TRY IT:
Would you output the entries below only from the line containing "step 0: DCA" through the line containing "step 0: BBC", exactly as they stand and with both ends included?
[Opening DATA SUPPLIED section]
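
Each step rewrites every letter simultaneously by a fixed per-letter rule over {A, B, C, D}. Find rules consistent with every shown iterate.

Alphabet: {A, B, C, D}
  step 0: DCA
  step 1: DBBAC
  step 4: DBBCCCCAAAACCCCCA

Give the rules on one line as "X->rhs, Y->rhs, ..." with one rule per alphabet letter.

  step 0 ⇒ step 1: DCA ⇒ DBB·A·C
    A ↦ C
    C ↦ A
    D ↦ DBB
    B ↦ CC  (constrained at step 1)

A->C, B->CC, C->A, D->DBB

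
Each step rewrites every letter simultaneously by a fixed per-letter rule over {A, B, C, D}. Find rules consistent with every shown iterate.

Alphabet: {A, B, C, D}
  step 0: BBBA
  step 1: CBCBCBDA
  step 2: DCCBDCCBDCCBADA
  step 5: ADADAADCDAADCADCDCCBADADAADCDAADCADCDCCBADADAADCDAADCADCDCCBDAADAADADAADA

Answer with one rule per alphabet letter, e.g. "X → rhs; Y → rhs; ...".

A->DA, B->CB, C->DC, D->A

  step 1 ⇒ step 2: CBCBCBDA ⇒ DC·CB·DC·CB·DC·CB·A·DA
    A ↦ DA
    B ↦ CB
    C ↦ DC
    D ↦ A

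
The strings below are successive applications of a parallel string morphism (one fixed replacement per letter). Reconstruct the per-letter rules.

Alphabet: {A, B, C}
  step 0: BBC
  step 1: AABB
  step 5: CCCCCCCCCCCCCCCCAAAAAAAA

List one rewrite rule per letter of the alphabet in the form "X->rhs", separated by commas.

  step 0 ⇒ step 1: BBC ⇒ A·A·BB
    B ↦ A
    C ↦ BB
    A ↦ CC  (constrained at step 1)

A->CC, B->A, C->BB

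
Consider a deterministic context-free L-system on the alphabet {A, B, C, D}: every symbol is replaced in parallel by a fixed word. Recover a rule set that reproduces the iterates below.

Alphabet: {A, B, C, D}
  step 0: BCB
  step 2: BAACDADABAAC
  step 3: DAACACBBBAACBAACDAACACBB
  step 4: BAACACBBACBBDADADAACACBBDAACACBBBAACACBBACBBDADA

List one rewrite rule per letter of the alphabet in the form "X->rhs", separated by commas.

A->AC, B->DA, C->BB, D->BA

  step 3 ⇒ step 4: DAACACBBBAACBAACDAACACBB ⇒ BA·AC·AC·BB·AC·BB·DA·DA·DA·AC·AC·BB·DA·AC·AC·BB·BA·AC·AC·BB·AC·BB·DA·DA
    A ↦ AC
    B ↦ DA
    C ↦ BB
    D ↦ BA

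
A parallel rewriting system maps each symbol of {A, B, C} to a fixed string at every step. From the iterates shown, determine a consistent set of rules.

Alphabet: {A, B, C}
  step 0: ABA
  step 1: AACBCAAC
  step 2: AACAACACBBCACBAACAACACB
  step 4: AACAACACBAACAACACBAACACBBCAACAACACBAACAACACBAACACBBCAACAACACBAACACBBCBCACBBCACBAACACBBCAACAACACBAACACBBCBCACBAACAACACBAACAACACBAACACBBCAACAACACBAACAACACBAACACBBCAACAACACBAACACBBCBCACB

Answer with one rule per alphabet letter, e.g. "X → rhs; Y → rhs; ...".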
[Closing DATA SUPPLIED section]
[Opening DATA SUPPLIED section]
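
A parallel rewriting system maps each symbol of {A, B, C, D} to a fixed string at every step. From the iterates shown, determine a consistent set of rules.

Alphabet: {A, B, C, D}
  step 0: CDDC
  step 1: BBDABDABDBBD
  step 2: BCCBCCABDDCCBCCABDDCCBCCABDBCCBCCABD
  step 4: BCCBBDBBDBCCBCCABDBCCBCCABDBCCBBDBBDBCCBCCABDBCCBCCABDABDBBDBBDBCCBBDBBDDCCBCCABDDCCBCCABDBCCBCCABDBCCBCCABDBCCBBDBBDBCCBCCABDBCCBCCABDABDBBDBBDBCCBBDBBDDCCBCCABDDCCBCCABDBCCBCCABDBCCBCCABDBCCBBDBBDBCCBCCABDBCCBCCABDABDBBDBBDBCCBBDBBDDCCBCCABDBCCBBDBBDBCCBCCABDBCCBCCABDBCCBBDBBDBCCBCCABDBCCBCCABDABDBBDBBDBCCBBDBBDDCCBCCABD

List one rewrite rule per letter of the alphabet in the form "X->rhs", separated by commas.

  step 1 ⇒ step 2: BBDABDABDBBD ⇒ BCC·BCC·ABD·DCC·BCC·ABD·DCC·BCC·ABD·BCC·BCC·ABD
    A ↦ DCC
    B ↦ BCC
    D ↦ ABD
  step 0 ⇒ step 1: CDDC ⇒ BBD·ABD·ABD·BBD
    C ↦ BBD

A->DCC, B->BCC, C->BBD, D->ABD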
[Closing DATA SUPPLIED section]
TASK OUTPUT:
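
  step 0: DCA
  step 1: DBBAC
  step 4: DBBCCCCAAAACCCCCA

Give the rules on one line as "X->rhs, Y->rhs, ..." with one rule per alphabet letter.

  step 0 ⇒ step 1: DCA ⇒ DBB·A·C
    A ↦ C
    C ↦ A
    D ↦ DBB
    B ↦ CC  (constrained at step 1)

A->C, B->CC, C->A, D->DBB

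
Each step rewrites every letter simultaneously by a fixed per-letter rule over {A, B, C, D}. Find rules consistent with every shown iterate.

Alphabet: {A, B, C, D}
  step 0: BBBA
  step 1: CBCBCBDA
  step 2: DCCBDCCBDCCBADA
  step 5: ADADAADCDAADCADCDCCBADADAADCDAADCADCDCCBADADAADCDAADCADCDCCBDAADAADADAADA

Answer with one rule per alphabet letter, e.g. "X → rhs; Y → rhs; ...".

A->DA, B->CB, C->DC, D->A

  step 1 ⇒ step 2: CBCBCBDA ⇒ DC·CB·DC·CB·DC·CB·A·DA
    A ↦ DA
    B ↦ CB
    C ↦ DC
    D ↦ A

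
The strings below are successive applications of a parallel string morphism (one fixed replacement per letter). Reconstruct the per-letter rules.

Alphabet: {A, B, C}
  step 0: BBC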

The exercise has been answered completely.